How to complete this task ->
Output each entry exactly; skip nothing.

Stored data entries
__________

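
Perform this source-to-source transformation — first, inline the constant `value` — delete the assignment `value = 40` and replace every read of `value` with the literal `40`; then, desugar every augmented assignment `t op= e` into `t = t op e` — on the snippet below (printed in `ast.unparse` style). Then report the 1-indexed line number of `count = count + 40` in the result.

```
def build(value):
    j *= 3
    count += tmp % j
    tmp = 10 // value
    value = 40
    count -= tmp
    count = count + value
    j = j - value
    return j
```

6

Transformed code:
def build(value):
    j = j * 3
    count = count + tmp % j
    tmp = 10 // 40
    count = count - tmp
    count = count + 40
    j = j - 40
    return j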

__________

Written solution ->
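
Perform this source-to-source transformation — first, inline the constant `value` — delete the assignment `value = 40` and replace every read of `value` with the literal `40`; then, desugar every augmented assignment `t op= e` into `t = t op e` — on the snippet below (printed in `ast.unparse` style). Then report the 1-indexed line number of `count = count + 40` in the result.

```
def build(value):
    j *= 3
    count += tmp % j
    tmp = 10 // value
    value = 40
    count -= tmp
    count = count + value
    j = j - value
    return j
```

6

Transformed code:
def build(value):
    j = j * 3
    count = count + tmp % j
    tmp = 10 // 40
    count = count - tmp
    count = count + 40
    j = j - 40
    return j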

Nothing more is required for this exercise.